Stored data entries
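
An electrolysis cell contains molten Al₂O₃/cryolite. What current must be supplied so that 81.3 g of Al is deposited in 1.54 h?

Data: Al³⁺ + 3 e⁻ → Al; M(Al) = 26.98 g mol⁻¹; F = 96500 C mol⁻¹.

157 A

n(Al) = 81.3 / 26.98 = 3.013 mol.
n(e⁻) = 3 × 3.013 = 9.040 mol.
Q = n(e⁻)·F = 9.040 × 96500 = 872400 C.
I = Q/t = 872400 / 5544.0 s = 157 A.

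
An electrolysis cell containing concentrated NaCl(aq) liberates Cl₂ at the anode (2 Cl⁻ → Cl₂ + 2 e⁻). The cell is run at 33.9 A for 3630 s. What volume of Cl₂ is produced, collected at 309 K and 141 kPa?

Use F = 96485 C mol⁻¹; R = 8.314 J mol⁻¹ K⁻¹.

Q = I·t = 33.90 A × 3630.0 s = 123100 C.
n(e⁻) = Q/F = 123100 / 96485 = 1.275 mol.
2 electrons are transferred per Cl₂ molecule, so n(Cl₂) = 1.275 / 2 = 0.6377 mol.
V = nRT/P = (0.6377 × 8.314 × 309) / (141 × 10³ Pa) = 0.0116 m³ = 11.6 L.

11.6 L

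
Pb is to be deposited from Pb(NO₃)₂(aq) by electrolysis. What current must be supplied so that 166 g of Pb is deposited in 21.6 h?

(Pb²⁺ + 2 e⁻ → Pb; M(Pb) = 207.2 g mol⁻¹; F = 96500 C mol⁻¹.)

1.99 A

n(Pb) = 166 / 207.2 = 0.8012 mol.
n(e⁻) = 2 × 0.8012 = 1.602 mol.
Q = n(e⁻)·F = 1.602 × 96500 = 154600 C.
I = Q/t = 154600 / 77760 s = 1.99 A.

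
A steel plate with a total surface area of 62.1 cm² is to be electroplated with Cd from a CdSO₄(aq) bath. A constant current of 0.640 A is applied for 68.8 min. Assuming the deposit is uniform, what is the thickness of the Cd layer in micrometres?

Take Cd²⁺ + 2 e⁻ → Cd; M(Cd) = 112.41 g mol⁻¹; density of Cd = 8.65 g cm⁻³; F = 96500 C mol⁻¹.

28.6 μm

Q = I·t = 0.6400 × 4128.0 = 2642 C; n(e⁻) = 0.02738 mol.
n(Cd) = n(e⁻)/2 = 0.01369 mol, so m = 0.01369 × 112.41 = 1.539 g.
Volume = m/ρ = 1.539 / 8.65 = 0.1779 cm³.
Thickness = V/A = 0.1779 / 62.1 = 0.00286 cm = 28.6 μm.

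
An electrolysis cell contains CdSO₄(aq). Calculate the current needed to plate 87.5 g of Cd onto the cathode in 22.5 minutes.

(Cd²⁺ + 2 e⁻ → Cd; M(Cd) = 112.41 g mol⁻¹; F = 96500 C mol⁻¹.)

n(Cd) = 87.5 / 112.41 = 0.7784 mol.
n(e⁻) = 2 × 0.7784 = 1.557 mol.
Q = n(e⁻)·F = 1.557 × 96500 = 150200 C.
I = Q/t = 150200 / 1350.0 s = 111 A.

111 A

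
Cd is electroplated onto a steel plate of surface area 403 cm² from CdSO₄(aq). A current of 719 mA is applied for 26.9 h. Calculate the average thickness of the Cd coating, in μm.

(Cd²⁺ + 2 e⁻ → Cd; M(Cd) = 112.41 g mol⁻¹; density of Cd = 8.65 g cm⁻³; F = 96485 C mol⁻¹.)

Q = I·t = 0.7190 × 96840 = 69630 C; n(e⁻) = 0.7216 mol.
n(Cd) = n(e⁻)/2 = 0.3608 mol, so m = 0.3608 × 112.41 = 40.56 g.
Volume = m/ρ = 40.56 / 8.65 = 4.689 cm³.
Thickness = V/A = 4.689 / 403 = 0.0116 cm = 116 μm.

116 μm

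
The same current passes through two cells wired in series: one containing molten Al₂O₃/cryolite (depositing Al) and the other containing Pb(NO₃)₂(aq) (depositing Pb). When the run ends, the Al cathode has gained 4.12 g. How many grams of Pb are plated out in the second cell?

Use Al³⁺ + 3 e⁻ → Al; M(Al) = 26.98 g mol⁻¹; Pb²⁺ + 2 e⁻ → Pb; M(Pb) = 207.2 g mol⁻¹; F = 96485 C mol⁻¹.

47.5 g

n(Al) = 4.12 / 26.98 = 0.1527 mol.
Since Al³⁺ + 3 e⁻ → Al, n(e⁻) passed = 3 × 0.1527 = 0.4581 mol.
Cells in series carry the same charge, so the same 0.4581 mol of electrons passes through cell 2.
Pb²⁺ + 2 e⁻ → Pb, so n(Pb) = 0.4581 / 2 = 0.2291 mol.
m(Pb) = 0.2291 × 207.2 = 47.5 g.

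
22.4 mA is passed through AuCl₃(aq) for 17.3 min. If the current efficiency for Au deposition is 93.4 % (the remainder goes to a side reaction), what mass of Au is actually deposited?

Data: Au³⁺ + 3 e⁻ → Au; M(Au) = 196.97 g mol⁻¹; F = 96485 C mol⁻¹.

0.0148 g

Q = I·t = 0.02240 × 1038.0 = 23.25 C.
n(e⁻) = 23.25/96485 = 0.0002410 mol; theoretically n(Au) = 0.0002410/3 = 0.00008033 mol, m_theo = 0.01582 g.
At 93.4 % efficiency, m_actual = 0.934 × 0.01582 = 0.0148 g.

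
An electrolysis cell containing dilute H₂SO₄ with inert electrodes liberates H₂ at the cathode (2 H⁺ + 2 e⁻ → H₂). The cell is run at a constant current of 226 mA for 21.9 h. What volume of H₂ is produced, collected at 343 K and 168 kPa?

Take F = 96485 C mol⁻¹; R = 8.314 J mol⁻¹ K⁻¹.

1.57 L

Q = I·t = 0.2260 A × 78840 s = 17820 C.
n(e⁻) = Q/F = 17820 / 96485 = 0.1847 mol.
2 electrons are transferred per H₂ molecule, so n(H₂) = 0.1847 / 2 = 0.09233 mol.
V = nRT/P = (0.09233 × 8.314 × 343) / (168 × 10³ Pa) = 0.00157 m³ = 1.57 L.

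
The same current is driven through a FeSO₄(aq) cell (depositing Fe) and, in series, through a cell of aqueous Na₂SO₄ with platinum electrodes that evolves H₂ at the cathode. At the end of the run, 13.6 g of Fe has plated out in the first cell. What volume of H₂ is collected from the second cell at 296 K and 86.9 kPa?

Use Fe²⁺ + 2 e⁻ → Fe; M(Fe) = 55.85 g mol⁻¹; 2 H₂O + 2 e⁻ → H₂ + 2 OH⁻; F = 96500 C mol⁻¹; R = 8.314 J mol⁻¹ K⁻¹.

6.90 L

n(Fe) = 13.6 / 55.85 = 0.2435 mol, so n(e⁻) = 2 × 0.2435 = 0.4870 mol.
The cells are in series, so the same 0.4870 mol of electrons passes through the second cell.
2 H₂O + 2 e⁻ → H₂ + 2 OH⁻ — 2 mol e⁻ per mol H₂, so n(H₂) = 0.4870/2 = 0.2435 mol.
V = nRT/P = (0.2435 × 8.314 × 296) / (86.9 × 10³) = 0.00690 m³ = 6.90 L.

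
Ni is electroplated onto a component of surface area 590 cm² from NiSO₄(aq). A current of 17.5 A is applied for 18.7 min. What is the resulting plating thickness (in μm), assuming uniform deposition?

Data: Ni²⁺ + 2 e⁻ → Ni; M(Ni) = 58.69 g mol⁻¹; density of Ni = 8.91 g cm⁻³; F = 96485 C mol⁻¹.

Q = I·t = 17.50 × 1122.0 = 19640 C; n(e⁻) = 0.2035 mol.
n(Ni) = n(e⁻)/2 = 0.1018 mol, so m = 0.1018 × 58.69 = 5.972 g.
Volume = m/ρ = 5.972 / 8.91 = 0.6702 cm³.
Thickness = V/A = 0.6702 / 590 = 0.00114 cm = 11.4 μm.

11.4 μm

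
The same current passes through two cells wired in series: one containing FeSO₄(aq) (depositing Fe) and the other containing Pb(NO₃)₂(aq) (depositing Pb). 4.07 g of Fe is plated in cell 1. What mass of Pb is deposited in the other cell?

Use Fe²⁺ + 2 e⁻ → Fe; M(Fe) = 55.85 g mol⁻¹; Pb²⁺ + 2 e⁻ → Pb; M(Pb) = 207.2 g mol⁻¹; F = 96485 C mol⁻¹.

n(Fe) = 4.07 / 55.85 = 0.07287 mol.
Since Fe²⁺ + 2 e⁻ → Fe, n(e⁻) passed = 2 × 0.07287 = 0.1457 mol.
Cells in series carry the same charge, so the same 0.1457 mol of electrons passes through cell 2.
Pb²⁺ + 2 e⁻ → Pb, so n(Pb) = 0.1457 / 2 = 0.07287 mol.
m(Pb) = 0.07287 × 207.2 = 15.1 g.

15.1 g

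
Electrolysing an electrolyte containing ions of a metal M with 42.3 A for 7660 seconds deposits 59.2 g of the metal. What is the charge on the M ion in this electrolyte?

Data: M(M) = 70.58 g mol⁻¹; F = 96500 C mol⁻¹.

Q = I·t = 42.30 A × 7660.0 s = 324000 C, so n(e⁻) = 324000/96500 = 3.358 mol.
n(M) deposited = 59.2 / 70.58 = 0.8388 mol.
Electrons per atom = n(e⁻)/n(M) = 3.358 / 0.8388 = 4.00 ≈ 4, so the ion is M⁴⁺.

+4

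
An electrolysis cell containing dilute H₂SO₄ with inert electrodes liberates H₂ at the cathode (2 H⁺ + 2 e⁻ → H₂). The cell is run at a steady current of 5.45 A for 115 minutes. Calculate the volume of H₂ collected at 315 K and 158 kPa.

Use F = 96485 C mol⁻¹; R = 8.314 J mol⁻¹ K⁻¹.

3.23 L

Q = I·t = 5.450 A × 6900.0 s = 37600 C.
n(e⁻) = Q/F = 37600 / 96485 = 0.3897 mol.
2 electrons are transferred per H₂ molecule, so n(H₂) = 0.3897 / 2 = 0.1949 mol.
V = nRT/P = (0.1949 × 8.314 × 315) / (158 × 10³ Pa) = 0.00323 m³ = 3.23 L.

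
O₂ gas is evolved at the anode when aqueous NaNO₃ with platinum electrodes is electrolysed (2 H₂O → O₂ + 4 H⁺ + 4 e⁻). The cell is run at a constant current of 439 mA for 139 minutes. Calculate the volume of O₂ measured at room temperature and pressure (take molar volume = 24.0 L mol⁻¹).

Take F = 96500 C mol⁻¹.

Q = I·t = 0.4390 A × 8340.0 s = 3661 C.
n(e⁻) = Q/F = 3661 / 96500 = 0.03794 mol.
4 electrons are transferred per O₂ molecule, so n(O₂) = 0.03794 / 4 = 0.009485 mol.
V = n × V_m = 0.009485 × 24.0 = 0.228 L.

0.228 L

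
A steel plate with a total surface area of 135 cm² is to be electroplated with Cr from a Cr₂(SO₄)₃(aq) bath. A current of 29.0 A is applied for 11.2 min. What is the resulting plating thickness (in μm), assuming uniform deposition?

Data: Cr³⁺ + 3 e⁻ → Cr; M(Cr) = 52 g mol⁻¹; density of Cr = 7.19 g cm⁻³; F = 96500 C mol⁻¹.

36.1 μm

Q = I·t = 29.00 × 672.00 = 19490 C; n(e⁻) = 0.2019 mol.
n(Cr) = n(e⁻)/3 = 0.06732 mol, so m = 0.06732 × 52 = 3.500 g.
Volume = m/ρ = 3.500 / 7.19 = 0.4868 cm³.
Thickness = V/A = 0.4868 / 135 = 0.00361 cm = 36.1 μm.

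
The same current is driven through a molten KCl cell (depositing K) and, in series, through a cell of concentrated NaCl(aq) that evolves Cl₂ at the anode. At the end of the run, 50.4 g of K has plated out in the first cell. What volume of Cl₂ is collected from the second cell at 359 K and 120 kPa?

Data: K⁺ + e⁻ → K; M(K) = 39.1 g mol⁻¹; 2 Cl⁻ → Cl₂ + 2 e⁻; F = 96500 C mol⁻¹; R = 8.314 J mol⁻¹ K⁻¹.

n(K) = 50.4 / 39.1 = 1.289 mol, so n(e⁻) = 1 × 1.289 = 1.289 mol.
The cells are in series, so the same 1.289 mol of electrons passes through the second cell.
2 Cl⁻ → Cl₂ + 2 e⁻ — 2 mol e⁻ per mol Cl₂, so n(Cl₂) = 1.289/2 = 0.6445 mol.
V = nRT/P = (0.6445 × 8.314 × 359) / (120 × 10³) = 0.0160 m³ = 16.0 L.

16.0 L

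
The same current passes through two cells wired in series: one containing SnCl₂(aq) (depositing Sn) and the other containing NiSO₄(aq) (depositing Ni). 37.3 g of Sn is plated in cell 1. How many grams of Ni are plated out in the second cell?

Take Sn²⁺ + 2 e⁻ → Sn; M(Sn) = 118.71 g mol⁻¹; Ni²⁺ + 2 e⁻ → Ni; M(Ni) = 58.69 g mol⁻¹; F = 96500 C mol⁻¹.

n(Sn) = 37.3 / 118.71 = 0.3142 mol.
Since Sn²⁺ + 2 e⁻ → Sn, n(e⁻) passed = 2 × 0.3142 = 0.6284 mol.
Cells in series carry the same charge, so the same 0.6284 mol of electrons passes through cell 2.
Ni²⁺ + 2 e⁻ → Ni, so n(Ni) = 0.6284 / 2 = 0.3142 mol.
m(Ni) = 0.3142 × 58.69 = 18.4 g.

18.4 g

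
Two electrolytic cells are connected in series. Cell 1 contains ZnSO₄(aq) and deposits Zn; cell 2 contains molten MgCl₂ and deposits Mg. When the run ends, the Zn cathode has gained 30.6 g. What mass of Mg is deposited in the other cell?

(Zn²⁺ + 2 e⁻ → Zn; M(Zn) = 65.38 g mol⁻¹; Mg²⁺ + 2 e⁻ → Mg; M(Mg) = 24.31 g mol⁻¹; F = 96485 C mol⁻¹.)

11.4 g

n(Zn) = 30.6 / 65.38 = 0.4680 mol.
Since Zn²⁺ + 2 e⁻ → Zn, n(e⁻) passed = 2 × 0.4680 = 0.9361 mol.
Cells in series carry the same charge, so the same 0.9361 mol of electrons passes through cell 2.
Mg²⁺ + 2 e⁻ → Mg, so n(Mg) = 0.9361 / 2 = 0.4680 mol.
m(Mg) = 0.4680 × 24.31 = 11.4 g.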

#### TASK STATEMENT
Among the entries, how many lines include the string "onto"? Please reply with only the number.

#### WRITTEN ANSWER
3